- Opening Delimiter -
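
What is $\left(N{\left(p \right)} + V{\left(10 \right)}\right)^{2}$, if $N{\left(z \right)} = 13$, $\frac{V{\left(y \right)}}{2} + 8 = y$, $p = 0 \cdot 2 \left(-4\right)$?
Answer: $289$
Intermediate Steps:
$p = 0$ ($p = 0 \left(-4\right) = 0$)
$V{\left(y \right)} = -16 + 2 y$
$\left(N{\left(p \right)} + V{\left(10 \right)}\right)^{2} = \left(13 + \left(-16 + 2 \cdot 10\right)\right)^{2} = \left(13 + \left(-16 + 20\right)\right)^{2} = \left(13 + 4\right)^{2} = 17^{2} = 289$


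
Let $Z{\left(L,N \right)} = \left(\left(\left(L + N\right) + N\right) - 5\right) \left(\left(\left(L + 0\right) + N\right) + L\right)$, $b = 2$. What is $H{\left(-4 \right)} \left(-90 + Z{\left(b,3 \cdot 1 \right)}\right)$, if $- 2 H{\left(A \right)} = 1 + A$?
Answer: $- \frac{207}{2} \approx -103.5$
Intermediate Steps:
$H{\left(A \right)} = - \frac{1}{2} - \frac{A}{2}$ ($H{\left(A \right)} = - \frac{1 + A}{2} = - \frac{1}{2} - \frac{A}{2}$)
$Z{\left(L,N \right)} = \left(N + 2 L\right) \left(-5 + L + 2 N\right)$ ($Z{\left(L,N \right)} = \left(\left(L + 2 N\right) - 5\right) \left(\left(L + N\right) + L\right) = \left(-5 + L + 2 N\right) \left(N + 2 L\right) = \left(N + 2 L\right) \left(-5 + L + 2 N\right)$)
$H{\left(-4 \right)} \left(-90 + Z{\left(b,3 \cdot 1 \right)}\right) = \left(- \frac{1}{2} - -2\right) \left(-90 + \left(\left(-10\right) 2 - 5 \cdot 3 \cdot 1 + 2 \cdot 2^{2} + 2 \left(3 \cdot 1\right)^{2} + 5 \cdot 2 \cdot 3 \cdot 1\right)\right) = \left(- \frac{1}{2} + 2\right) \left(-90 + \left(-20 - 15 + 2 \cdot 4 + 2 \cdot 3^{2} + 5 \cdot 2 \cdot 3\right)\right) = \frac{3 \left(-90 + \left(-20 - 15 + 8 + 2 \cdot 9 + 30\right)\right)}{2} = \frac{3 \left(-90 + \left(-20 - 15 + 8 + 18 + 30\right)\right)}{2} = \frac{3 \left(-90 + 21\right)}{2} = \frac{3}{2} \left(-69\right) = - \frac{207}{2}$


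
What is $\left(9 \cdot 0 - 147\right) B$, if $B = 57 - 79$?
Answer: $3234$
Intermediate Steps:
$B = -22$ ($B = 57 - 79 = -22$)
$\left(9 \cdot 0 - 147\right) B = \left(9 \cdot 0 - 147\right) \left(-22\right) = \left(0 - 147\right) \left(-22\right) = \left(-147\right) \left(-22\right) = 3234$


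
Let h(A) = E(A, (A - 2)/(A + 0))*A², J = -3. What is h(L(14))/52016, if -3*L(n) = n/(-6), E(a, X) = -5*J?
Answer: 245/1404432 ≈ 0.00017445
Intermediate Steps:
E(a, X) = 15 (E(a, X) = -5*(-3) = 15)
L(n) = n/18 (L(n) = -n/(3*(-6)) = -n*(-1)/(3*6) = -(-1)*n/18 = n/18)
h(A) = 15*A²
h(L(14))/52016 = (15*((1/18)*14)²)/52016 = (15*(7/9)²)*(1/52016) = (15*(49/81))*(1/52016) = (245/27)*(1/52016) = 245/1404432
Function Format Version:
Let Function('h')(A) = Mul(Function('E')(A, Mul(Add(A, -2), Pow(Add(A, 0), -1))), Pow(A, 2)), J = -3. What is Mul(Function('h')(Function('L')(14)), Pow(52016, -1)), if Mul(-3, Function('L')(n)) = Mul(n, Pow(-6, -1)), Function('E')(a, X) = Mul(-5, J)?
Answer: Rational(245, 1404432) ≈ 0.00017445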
- Closing Delimiter -
EXERCISE DETAILS
From the line containing "What is $\left(9" through the final line of the listing above, retype every line exactly; leave out everything else.

ANSWER AREA
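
What is $\left(9 \cdot 0 - 147\right) B$, if $B = 57 - 79$?
Answer: $3234$
Intermediate Steps:
$B = -22$ ($B = 57 - 79 = -22$)
$\left(9 \cdot 0 - 147\right) B = \left(9 \cdot 0 - 147\right) \left(-22\right) = \left(0 - 147\right) \left(-22\right) = \left(-147\right) \left(-22\right) = 3234$


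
Let h(A) = E(A, (A - 2)/(A + 0))*A², J = -3. What is h(L(14))/52016, if -3*L(n) = n/(-6), E(a, X) = -5*J?
Answer: 245/1404432 ≈ 0.00017445
Intermediate Steps:
E(a, X) = 15 (E(a, X) = -5*(-3) = 15)
L(n) = n/18 (L(n) = -n/(3*(-6)) = -n*(-1)/(3*6) = -(-1)*n/18 = n/18)
h(A) = 15*A²
h(L(14))/52016 = (15*((1/18)*14)²)/52016 = (15*(7/9)²)*(1/52016) = (15*(49/81))*(1/52016) = (245/27)*(1/52016) = 245/1404432
Function Format Version:
Let Function('h')(A) = Mul(Function('E')(A, Mul(Add(A, -2), Pow(Add(A, 0), -1))), Pow(A, 2)), J = -3. What is Mul(Function('h')(Function('L')(14)), Pow(52016, -1)), if Mul(-3, Function('L')(n)) = Mul(n, Pow(-6, -1)), Function('E')(a, X) = Mul(-5, J)?
Answer: Rational(245, 1404432) ≈ 0.00017445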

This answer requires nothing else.